* Task objective *
If a line of the data below holds the string "scheduler", copy it.

── Records to use

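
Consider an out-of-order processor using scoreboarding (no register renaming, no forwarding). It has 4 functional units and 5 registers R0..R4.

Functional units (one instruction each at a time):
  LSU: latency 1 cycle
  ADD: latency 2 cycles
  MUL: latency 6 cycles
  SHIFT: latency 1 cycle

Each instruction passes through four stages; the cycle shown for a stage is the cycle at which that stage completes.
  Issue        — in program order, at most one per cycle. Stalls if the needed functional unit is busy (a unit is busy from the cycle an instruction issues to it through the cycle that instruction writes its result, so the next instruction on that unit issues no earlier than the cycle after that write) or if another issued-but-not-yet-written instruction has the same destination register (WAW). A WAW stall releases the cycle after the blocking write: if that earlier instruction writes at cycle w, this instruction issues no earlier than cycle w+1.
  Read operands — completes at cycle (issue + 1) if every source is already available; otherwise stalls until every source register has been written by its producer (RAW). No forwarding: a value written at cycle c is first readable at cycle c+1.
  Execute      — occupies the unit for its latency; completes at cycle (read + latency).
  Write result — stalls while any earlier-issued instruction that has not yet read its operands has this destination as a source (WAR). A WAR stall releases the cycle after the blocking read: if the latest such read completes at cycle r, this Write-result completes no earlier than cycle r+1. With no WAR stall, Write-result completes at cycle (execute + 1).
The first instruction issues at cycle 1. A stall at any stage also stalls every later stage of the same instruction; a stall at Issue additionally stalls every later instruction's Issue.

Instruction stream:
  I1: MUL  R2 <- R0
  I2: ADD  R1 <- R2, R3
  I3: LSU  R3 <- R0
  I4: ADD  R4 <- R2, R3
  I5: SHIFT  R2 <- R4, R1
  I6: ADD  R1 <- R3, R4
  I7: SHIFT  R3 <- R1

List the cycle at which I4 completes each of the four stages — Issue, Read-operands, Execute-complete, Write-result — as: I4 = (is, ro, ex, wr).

I4 = (14, 15, 17, 18)

I1 -> (1, 2, 8, 9)
I2 -> (2, 10, 12, 13)  // RAW R2: wait I1 write@9
I3 -> (3, 4, 5, 11)  // WAR R3: wait I2 read@10
I4 -> (14, 15, 17, 18)  // struct: ADD busy until I2 writes@13
I5 -> (15, 19, 20, 21)  // RAW R4: wait I4 write@18
I6 -> (19, 20, 22, 23)  // struct: ADD busy until I4 writes@18
I7 -> (22, 24, 25, 26)  // struct: SHIFT busy until I5 writes@21, RAW R1: wait I6 write@23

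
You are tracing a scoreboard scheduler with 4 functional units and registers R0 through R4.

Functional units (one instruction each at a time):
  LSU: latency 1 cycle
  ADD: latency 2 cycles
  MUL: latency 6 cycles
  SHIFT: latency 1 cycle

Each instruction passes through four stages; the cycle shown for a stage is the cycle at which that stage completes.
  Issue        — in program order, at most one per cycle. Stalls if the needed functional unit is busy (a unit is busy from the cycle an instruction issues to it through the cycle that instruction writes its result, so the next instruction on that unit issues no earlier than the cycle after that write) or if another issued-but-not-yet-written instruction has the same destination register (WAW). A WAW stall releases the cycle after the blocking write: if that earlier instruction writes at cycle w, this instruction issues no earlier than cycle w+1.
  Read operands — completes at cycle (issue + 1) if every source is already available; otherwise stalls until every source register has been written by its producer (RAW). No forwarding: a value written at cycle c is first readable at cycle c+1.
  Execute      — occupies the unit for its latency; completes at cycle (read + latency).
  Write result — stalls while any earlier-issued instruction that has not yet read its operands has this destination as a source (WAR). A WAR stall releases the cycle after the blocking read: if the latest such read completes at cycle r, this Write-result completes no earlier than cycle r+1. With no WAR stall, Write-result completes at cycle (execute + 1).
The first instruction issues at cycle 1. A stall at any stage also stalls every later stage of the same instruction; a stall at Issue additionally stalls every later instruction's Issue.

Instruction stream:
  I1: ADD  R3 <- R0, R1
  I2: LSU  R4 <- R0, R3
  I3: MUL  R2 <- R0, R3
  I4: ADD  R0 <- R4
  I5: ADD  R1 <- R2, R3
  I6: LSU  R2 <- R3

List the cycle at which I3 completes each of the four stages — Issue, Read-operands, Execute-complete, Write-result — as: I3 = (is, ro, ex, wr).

I3 = (3, 6, 12, 13)

cycle 1: I1 dispatched to ADD
cycle 2: I1 operands ready, I2 dispatched to LSU
cycle 3: I3 dispatched to MUL
cycle 4: I1 complete
cycle 5: R3←I1
cycle 6: I2 operands ready, I3 operands ready, I4 dispatched to ADD
cycle 7: I2 complete
cycle 8: R4←I2
cycle 9: I4 operands ready
cycle 11: I4 complete
cycle 12: I3 complete, R0←I4
cycle 13: R2←I3, I5 dispatched to ADD
cycle 14: I5 operands ready, I6 dispatched to LSU
cycle 15: I6 operands ready
cycle 16: I5 complete, I6 complete
cycle 17: R1←I5, R2←I6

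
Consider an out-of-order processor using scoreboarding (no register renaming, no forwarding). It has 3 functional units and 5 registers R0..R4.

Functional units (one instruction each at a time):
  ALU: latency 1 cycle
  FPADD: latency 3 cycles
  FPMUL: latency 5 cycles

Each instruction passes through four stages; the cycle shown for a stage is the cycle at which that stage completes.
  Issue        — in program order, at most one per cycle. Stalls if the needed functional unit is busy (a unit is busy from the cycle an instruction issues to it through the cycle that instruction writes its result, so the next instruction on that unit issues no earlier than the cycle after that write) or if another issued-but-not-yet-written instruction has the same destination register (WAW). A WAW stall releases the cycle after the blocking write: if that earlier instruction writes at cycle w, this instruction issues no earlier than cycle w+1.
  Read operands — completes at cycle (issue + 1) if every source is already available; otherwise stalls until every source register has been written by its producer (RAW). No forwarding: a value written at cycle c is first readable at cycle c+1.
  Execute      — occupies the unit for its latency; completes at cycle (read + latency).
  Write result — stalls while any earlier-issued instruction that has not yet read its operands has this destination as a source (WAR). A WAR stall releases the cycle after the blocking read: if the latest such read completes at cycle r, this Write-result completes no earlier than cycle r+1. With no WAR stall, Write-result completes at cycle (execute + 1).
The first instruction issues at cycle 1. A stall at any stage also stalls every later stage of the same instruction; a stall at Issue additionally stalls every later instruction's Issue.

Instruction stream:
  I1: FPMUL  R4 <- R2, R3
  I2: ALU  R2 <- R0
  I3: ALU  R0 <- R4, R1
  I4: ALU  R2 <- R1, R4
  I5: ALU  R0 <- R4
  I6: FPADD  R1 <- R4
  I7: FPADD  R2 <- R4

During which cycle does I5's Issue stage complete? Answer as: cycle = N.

c1: I1 dispatched to FPMUL
c2: I1 operands ready | I2 dispatched to ALU
c3: I2 operands ready
c4: I2 complete
c5: R2←I2
c6: I3 dispatched to ALU
c7: I1 complete
c8: R4←I1
c9: I3 operands ready
c10: I3 complete
c11: R0←I3
c12: I4 dispatched to ALU
c13: I4 operands ready
c14: I4 complete
c15: R2←I4
c16: I5 dispatched to ALU
c17: I5 operands ready | I6 dispatched to FPADD
c18: I5 complete | I6 operands ready
c19: R0←I5
c21: I6 complete
c22: R1←I6
c23: I7 dispatched to FPADD
c24: I7 operands ready
c27: I7 complete
c28: R2←I7

cycle = 16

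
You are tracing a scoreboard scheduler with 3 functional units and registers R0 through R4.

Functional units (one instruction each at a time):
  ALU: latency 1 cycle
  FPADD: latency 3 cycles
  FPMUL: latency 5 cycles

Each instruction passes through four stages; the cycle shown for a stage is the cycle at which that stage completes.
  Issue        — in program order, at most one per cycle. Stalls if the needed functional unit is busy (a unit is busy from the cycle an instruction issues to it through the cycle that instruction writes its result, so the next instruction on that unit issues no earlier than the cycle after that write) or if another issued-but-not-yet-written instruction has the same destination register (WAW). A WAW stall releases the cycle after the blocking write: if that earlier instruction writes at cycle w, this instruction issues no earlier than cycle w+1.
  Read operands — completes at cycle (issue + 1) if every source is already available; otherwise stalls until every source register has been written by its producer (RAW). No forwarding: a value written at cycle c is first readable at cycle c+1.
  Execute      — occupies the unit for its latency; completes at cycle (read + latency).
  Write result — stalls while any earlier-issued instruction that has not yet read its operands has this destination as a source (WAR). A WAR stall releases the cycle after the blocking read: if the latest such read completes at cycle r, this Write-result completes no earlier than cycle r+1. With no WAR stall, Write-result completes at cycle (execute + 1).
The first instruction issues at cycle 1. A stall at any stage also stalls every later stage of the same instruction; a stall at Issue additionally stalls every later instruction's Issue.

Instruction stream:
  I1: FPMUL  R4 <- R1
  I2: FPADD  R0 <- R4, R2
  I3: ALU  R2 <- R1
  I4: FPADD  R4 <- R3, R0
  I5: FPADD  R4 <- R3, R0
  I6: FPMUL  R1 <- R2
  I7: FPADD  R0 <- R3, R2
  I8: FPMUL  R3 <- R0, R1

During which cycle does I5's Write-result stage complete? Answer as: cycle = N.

cycle 1: I1 issues→FPMUL
cycle 2: I1 reads | I2 issues→FPADD
cycle 3: I3 issues→ALU
cycle 4: I3 reads
cycle 5: I3 exec-done
cycle 7: I1 exec-done
cycle 8: I1 writes R4
cycle 9: I2 reads
cycle 10: I3 writes R2
cycle 12: I2 exec-done
cycle 13: I2 writes R0
cycle 14: I4 issues→FPADD
cycle 15: I4 reads
cycle 18: I4 exec-done
cycle 19: I4 writes R4
cycle 20: I5 issues→FPADD
cycle 21: I5 reads | I6 issues→FPMUL
cycle 22: I6 reads
cycle 24: I5 exec-done
cycle 25: I5 writes R4
cycle 26: I7 issues→FPADD
cycle 27: I6 exec-done | I7 reads
cycle 28: I6 writes R1
cycle 29: I8 issues→FPMUL
cycle 30: I7 exec-done
cycle 31: I7 writes R0
cycle 32: I8 reads
cycle 37: I8 exec-done
cycle 38: I8 writes R3

cycle = 25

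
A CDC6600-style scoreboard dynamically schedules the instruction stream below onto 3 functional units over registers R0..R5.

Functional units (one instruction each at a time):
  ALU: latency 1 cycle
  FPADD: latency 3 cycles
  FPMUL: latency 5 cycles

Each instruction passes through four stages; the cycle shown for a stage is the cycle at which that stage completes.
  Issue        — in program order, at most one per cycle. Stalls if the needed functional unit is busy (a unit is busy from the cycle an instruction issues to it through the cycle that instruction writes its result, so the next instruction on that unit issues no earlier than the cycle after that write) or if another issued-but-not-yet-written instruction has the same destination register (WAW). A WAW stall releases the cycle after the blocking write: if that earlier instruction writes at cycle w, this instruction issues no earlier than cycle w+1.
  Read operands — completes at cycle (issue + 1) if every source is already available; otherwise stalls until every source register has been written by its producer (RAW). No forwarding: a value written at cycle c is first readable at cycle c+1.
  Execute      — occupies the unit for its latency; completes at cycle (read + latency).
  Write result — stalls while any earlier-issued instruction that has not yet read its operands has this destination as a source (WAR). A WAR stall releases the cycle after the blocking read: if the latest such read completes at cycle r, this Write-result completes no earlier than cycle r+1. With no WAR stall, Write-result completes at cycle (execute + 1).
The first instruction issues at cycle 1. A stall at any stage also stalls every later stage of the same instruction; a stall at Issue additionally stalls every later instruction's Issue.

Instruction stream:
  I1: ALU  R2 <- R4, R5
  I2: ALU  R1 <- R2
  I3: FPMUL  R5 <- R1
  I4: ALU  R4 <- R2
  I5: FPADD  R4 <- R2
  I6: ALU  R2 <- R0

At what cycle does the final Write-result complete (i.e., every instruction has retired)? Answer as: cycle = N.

cycle = 18

I1: IS=1 RO=2 EX=3 WR=4
I2: IS=5 RO=6 EX=7 WR=8  [struct: ALU busy until I1 writes@4]
I3: IS=6 RO=9 EX=14 WR=15  [RAW R1: wait I2 write@8]
I4: IS=9 RO=10 EX=11 WR=12  [struct: ALU busy until I2 writes@8]
I5: IS=13 RO=14 EX=17 WR=18  [WAW R4: wait I4 write@12]
I6: IS=14 RO=15 EX=16 WR=17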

────

* Completed exercise *
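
You are tracing a scoreboard scheduler with 4 functional units and registers R0 through R4.
You are tracing a scoreboard scheduler with 3 functional units and registers R0 through R4.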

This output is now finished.